> Provided records
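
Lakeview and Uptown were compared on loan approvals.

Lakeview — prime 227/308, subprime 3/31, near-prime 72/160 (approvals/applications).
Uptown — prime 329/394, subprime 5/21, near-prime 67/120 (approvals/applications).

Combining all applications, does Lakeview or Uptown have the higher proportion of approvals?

Uptown

Prime: Lakeview 227/308 = 73.7%, Uptown 329/394 = 83.5% → Uptown
Subprime: Lakeview 3/31 = 9.7%, Uptown 5/21 = 23.8% → Uptown
Near-prime: Lakeview 72/160 = 45.0%, Uptown 67/120 = 55.8% → Uptown
Overall: Lakeview 302/499 = 60.5%, Uptown 401/535 = 75.0% → Uptown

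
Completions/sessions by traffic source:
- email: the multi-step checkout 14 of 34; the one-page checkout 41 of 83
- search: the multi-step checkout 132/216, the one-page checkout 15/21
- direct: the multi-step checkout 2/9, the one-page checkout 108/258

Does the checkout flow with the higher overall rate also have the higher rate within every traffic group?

No

Email: the multi-step checkout 14/34 = 41.2%, the one-page checkout 41/83 = 49.4% → the one-page checkout
Search: the multi-step checkout 132/216 = 61.1%, the one-page checkout 15/21 = 71.4% → the one-page checkout
Direct: the multi-step checkout 2/9 = 22.2%, the one-page checkout 108/258 = 41.9% → the one-page checkout
Overall: the multi-step checkout 148/259 = 57.1%, the one-page checkout 164/362 = 45.3% → the multi-step checkout
The one-page checkout wins each traffic group but the multi-step checkout wins overall — the comparison reverses. The one-page checkout's sessions skew toward direct, which has a lower base rate.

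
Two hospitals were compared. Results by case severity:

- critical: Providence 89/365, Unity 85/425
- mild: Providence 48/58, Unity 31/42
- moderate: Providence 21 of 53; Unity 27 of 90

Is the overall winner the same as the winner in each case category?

Critical: Providence 89/365 = 24.4%, Unity 85/425 = 20.0% → Providence
Mild: Providence 48/58 = 82.8%, Unity 31/42 = 73.8% → Providence
Moderate: Providence 21/53 = 39.6%, Unity 27/90 = 30.0% → Providence
Overall: Providence 158/476 = 33.2%, Unity 143/557 = 25.7% → Providence
Providence wins overall and in every case group — no reversal.

Yes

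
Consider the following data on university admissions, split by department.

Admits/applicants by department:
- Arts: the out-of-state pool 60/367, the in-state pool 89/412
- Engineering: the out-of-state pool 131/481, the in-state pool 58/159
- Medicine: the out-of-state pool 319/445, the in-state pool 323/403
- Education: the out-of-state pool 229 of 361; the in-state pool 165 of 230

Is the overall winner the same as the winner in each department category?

Arts: the out-of-state pool 60/367 = 16.3%, the in-state pool 89/412 = 21.6% → the in-state pool
Engineering: the out-of-state pool 131/481 = 27.2%, the in-state pool 58/159 = 36.5% → the in-state pool
Medicine: the out-of-state pool 319/445 = 71.7%, the in-state pool 323/403 = 80.1% → the in-state pool
Education: the out-of-state pool 229/361 = 63.4%, the in-state pool 165/230 = 71.7% → the in-state pool
Overall: the out-of-state pool 739/1654 = 44.7%, the in-state pool 635/1204 = 52.7% → the in-state pool
The in-state pool wins overall and in every department group — no reversal.

Yes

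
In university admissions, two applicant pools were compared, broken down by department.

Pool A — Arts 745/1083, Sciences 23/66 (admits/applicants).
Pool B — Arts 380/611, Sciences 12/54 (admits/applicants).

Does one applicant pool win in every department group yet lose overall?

Arts: Pool A 745/1083 = 68.8%, Pool B 380/611 = 62.2% → Pool A
Sciences: Pool A 23/66 = 34.8%, Pool B 12/54 = 22.2% → Pool A
Overall: Pool A 768/1149 = 66.8%, Pool B 392/665 = 58.9% → Pool A
Pool A wins overall and in every department group — no reversal.

No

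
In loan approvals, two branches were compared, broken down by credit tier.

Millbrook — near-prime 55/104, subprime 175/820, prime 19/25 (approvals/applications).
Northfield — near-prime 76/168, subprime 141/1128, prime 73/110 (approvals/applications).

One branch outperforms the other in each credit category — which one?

Millbrook

Near-prime: Millbrook 55/104 = 52.9%, Northfield 76/168 = 45.2% → Millbrook
Subprime: Millbrook 175/820 = 21.3%, Northfield 141/1128 = 12.5% → Millbrook
Prime: Millbrook 19/25 = 76.0%, Northfield 73/110 = 66.4% → Millbrook
Millbrook has the higher rate in all 3 groups.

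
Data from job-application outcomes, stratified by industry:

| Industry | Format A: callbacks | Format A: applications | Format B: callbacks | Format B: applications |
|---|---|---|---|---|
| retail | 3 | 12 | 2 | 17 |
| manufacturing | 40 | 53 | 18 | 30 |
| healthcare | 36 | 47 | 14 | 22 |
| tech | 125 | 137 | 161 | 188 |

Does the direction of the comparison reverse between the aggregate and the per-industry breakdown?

No

Retail: Format A 3/12 = 25.0%, Format B 2/17 = 11.8% → Format A
Manufacturing: Format A 40/53 = 75.5%, Format B 18/30 = 60.0% → Format A
Healthcare: Format A 36/47 = 76.6%, Format B 14/22 = 63.6% → Format A
Tech: Format A 125/137 = 91.2%, Format B 161/188 = 85.6% → Format A
Overall: Format A 204/249 = 81.9%, Format B 195/257 = 75.9% → Format A
Format A wins overall and in every industry group — no reversal.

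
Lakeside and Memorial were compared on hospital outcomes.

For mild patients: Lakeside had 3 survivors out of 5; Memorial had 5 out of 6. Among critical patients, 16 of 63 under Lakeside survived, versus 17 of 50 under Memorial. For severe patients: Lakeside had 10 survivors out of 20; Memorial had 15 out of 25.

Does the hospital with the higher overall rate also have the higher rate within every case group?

Yes

Mild: Lakeside 3/5 = 60.0%, Memorial 5/6 = 83.3% → Memorial
Critical: Lakeside 16/63 = 25.4%, Memorial 17/50 = 34.0% → Memorial
Severe: Lakeside 10/20 = 50.0%, Memorial 15/25 = 60.0% → Memorial
Overall: Lakeside 29/88 = 33.0%, Memorial 37/81 = 45.7% → Memorial
Memorial wins overall and in every case group — no reversal.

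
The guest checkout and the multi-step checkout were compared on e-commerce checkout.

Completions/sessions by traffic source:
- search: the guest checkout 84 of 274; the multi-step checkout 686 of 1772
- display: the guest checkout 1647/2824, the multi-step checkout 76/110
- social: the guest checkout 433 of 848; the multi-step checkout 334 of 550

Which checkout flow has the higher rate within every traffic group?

Search: the guest checkout 84/274 = 30.7%, the multi-step checkout 686/1772 = 38.7% → the multi-step checkout
Display: the guest checkout 1647/2824 = 58.3%, the multi-step checkout 76/110 = 69.1% → the multi-step checkout
Social: the guest checkout 433/848 = 51.1%, the multi-step checkout 334/550 = 60.7% → the multi-step checkout
The multi-step checkout has the higher rate in all 3 groups.

the multi-step checkout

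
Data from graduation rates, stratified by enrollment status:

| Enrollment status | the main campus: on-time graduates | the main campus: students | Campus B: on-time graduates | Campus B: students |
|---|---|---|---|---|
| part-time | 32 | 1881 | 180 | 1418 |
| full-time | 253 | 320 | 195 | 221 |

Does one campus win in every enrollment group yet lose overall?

No

Part-time: the main campus 32/1881 = 1.7%, Campus B 180/1418 = 12.7% → Campus B
Full-time: the main campus 253/320 = 79.1%, Campus B 195/221 = 88.2% → Campus B
Overall: the main campus 285/2201 = 12.9%, Campus B 375/1639 = 22.9% → Campus B
Campus B wins overall and in every enrollment group — no reversal.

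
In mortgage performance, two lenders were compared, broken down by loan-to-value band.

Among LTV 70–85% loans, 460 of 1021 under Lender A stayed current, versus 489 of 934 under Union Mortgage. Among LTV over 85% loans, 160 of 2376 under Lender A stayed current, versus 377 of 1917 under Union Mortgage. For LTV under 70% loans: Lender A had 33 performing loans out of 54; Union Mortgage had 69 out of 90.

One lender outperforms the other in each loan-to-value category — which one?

Union Mortgage

LTV 70–85%: Lender A 460/1021 = 45.1%, Union Mortgage 489/934 = 52.4% → Union Mortgage
LTV over 85%: Lender A 160/2376 = 6.7%, Union Mortgage 377/1917 = 19.7% → Union Mortgage
LTV under 70%: Lender A 33/54 = 61.1%, Union Mortgage 69/90 = 76.7% → Union Mortgage
Union Mortgage has the higher rate in all 3 groups.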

> Exercise
Starting from the first line of the records above, retype each line exactly up to and including the one that contains "Uptown — prime", and nothing more.

> Finished exercise
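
Lakeview and Uptown were compared on loan approvals.

Lakeview — prime 227/308, subprime 3/31, near-prime 72/160 (approvals/applications).
Uptown — prime 329/394, subprime 5/21, near-prime 67/120 (approvals/applications).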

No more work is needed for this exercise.